- [DATA TO USE]
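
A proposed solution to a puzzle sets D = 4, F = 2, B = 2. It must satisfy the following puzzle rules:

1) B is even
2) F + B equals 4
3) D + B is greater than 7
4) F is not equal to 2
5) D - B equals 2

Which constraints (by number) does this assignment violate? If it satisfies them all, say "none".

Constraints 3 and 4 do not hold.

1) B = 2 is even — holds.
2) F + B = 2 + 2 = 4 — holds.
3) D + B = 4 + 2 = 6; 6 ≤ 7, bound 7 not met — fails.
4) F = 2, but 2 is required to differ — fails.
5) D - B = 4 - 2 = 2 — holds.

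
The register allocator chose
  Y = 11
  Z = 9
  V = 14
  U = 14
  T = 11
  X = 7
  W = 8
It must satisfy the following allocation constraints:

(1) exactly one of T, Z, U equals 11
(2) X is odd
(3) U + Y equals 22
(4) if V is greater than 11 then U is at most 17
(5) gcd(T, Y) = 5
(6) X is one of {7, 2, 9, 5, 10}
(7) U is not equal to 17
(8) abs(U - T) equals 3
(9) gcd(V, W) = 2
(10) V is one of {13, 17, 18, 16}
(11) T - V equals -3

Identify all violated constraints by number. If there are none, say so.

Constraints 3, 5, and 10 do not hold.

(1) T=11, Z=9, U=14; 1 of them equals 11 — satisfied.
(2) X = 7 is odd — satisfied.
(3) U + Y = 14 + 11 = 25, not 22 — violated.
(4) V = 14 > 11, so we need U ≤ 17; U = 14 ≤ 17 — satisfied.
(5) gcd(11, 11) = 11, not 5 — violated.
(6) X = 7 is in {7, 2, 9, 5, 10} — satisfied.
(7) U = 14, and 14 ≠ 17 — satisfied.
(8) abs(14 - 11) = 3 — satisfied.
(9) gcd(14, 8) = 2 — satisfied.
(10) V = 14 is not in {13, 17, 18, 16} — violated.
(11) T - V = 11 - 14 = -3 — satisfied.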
==
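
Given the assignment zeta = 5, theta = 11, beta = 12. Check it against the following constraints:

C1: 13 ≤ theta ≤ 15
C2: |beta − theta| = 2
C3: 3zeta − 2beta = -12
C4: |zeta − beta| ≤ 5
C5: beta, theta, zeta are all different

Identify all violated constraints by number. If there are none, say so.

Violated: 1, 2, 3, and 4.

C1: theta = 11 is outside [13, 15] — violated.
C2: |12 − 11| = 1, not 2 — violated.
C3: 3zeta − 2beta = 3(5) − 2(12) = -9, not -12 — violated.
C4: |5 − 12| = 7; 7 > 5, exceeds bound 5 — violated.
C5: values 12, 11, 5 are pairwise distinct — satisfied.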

- [AIM OF THE TASK] Go through the listing above and pull out each line containing the word "greater".

- [RESULT OF THIS EXERCISE]
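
3) D + B is greater than 7
(4) if V is greater than 11 then U is at most 17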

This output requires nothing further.